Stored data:
- - - - - - -

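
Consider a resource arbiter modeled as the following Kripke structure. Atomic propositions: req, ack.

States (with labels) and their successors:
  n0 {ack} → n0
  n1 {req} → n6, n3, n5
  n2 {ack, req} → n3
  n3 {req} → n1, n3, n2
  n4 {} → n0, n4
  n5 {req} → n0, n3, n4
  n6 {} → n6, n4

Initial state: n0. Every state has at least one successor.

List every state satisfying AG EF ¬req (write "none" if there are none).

{n0, n1, n2, n3, n4, n5, n6}

States satisfying EF ¬req: {n0, n1, n2, n3, n4, n5, n6}.
States satisfying AG EF ¬req: {n0, n1, n2, n3, n4, n5, n6}.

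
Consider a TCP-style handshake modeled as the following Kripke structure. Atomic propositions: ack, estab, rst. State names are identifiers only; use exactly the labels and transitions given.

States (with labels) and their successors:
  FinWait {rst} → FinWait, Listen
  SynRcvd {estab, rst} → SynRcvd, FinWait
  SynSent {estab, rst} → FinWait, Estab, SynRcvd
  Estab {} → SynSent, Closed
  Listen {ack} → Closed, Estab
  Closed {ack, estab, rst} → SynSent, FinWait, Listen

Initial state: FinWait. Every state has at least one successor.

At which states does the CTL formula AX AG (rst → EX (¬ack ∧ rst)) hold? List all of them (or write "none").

{FinWait, SynRcvd, SynSent, Estab, Listen, Closed}

States satisfying AG (rst → EX (¬ack ∧ rst)): {FinWait, SynRcvd, SynSent, Estab, Listen, Closed}.
States satisfying AX AG (rst → EX (¬ack ∧ rst)): {FinWait, SynRcvd, SynSent, Estab, Listen, Closed}.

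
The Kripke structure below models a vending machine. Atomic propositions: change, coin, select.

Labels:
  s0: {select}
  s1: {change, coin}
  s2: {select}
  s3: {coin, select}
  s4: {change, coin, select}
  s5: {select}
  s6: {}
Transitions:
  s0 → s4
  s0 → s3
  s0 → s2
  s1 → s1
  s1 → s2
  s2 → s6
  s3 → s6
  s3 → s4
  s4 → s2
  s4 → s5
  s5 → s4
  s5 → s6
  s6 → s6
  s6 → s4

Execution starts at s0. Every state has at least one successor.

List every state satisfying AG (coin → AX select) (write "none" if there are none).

States satisfying coin → AX select: {s0, s2, s4, s5, s6}.
States satisfying AG (coin → AX select): {s2, s4, s5, s6}.

{s2, s4, s5, s6}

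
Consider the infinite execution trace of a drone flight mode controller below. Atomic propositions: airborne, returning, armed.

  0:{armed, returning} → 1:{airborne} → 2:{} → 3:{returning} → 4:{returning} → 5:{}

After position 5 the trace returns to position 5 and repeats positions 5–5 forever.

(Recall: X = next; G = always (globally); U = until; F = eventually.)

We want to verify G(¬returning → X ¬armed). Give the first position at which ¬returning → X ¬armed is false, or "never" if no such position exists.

never

¬returning → X ¬armed holds at every position 0..5, and those are all the positions the trace ever visits, so the invariant G(¬returning → X ¬armed) is never violated.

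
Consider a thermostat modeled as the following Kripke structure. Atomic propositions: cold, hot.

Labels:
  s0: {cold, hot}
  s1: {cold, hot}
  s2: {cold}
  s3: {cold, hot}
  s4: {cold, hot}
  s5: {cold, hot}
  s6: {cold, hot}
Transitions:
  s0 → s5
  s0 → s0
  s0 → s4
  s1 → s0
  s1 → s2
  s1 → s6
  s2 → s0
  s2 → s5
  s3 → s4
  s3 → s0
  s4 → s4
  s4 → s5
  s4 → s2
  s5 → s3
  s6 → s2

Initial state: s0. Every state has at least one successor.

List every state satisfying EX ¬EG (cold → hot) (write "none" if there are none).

{s1, s4, s6}

States satisfying ¬EG (cold → hot): {s2, s6}.
States satisfying EX ¬EG (cold → hot): {s1, s4, s6}.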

- - - - - - -

Assignment: Above are the records; set each one down word for word.

Reply to the exercise:
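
Consider a resource arbiter modeled as the following Kripke structure. Atomic propositions: req, ack.

States (with labels) and their successors:
  n0 {ack} → n0
  n1 {req} → n6, n3, n5
  n2 {ack, req} → n3
  n3 {req} → n1, n3, n2
  n4 {} → n0, n4
  n5 {req} → n0, n3, n4
  n6 {} → n6, n4

Initial state: n0. Every state has at least one successor.

List every state satisfying AG EF ¬req (write "none" if there are none).

{n0, n1, n2, n3, n4, n5, n6}

States satisfying EF ¬req: {n0, n1, n2, n3, n4, n5, n6}.
States satisfying AG EF ¬req: {n0, n1, n2, n3, n4, n5, n6}.

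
Consider a TCP-style handshake modeled as the following Kripke structure. Atomic propositions: ack, estab, rst. State names are identifiers only; use exactly the labels and transitions given.

States (with labels) and their successors:
  FinWait {rst} → FinWait, Listen
  SynRcvd {estab, rst} → SynRcvd, FinWait
  SynSent {estab, rst} → FinWait, Estab, SynRcvd
  Estab {} → SynSent, Closed
  Listen {ack} → Closed, Estab
  Closed {ack, estab, rst} → SynSent, FinWait, Listen

Initial state: FinWait. Every state has at least one successor.

At which states does the CTL formula AX AG (rst → EX (¬ack ∧ rst)) hold? List all of them (or write "none").

{FinWait, SynRcvd, SynSent, Estab, Listen, Closed}

States satisfying AG (rst → EX (¬ack ∧ rst)): {FinWait, SynRcvd, SynSent, Estab, Listen, Closed}.
States satisfying AX AG (rst → EX (¬ack ∧ rst)): {FinWait, SynRcvd, SynSent, Estab, Listen, Closed}.

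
The Kripke structure below models a vending machine. Atomic propositions: change, coin, select.

Labels:
  s0: {select}
  s1: {change, coin}
  s2: {select}
  s3: {coin, select}
  s4: {change, coin, select}
  s5: {select}
  s6: {}
Transitions:
  s0 → s4
  s0 → s3
  s0 → s2
  s1 → s1
  s1 → s2
  s2 → s6
  s3 → s6
  s3 → s4
  s4 → s2
  s4 → s5
  s5 → s4
  s5 → s6
  s6 → s6
  s6 → s4

Execution starts at s0. Every state has at least one successor.

List every state satisfying AG (coin → AX select) (write "none" if there are none).

States satisfying coin → AX select: {s0, s2, s4, s5, s6}.
States satisfying AG (coin → AX select): {s2, s4, s5, s6}.

{s2, s4, s5, s6}

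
Consider the infinite execution trace of a drone flight mode controller below. Atomic propositions: airborne, returning, armed.

  0:{armed, returning} → 1:{airborne} → 2:{} → 3:{returning} → 4:{returning} → 5:{}

After position 5 the trace returns to position 5 and repeats positions 5–5 forever.

(Recall: X = next; G = always (globally); U = until; F = eventually.)

We want to verify G(¬returning → X ¬armed). Give the first position at which ¬returning → X ¬armed is false, or "never" if no such position exists.

never

¬returning → X ¬armed holds at every position 0..5, and those are all the positions the trace ever visits, so the invariant G(¬returning → X ¬armed) is never violated.

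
Consider a thermostat modeled as the following Kripke structure. Atomic propositions: cold, hot.

Labels:
  s0: {cold, hot}
  s1: {cold, hot}
  s2: {cold}
  s3: {cold, hot}
  s4: {cold, hot}
  s5: {cold, hot}
  s6: {cold, hot}
Transitions:
  s0 → s5
  s0 → s0
  s0 → s4
  s1 → s0
  s1 → s2
  s1 → s6
  s2 → s0
  s2 → s5
  s3 → s4
  s3 → s0
  s4 → s4
  s4 → s5
  s4 → s2
  s5 → s3
  s6 → s2

Initial state: s0. Every state has at least one successor.

List every state satisfying EX ¬EG (cold → hot) (write "none" if there are none).

{s1, s4, s6}

States satisfying ¬EG (cold → hot): {s2, s6}.
States satisfying EX ¬EG (cold → hot): {s1, s4, s6}.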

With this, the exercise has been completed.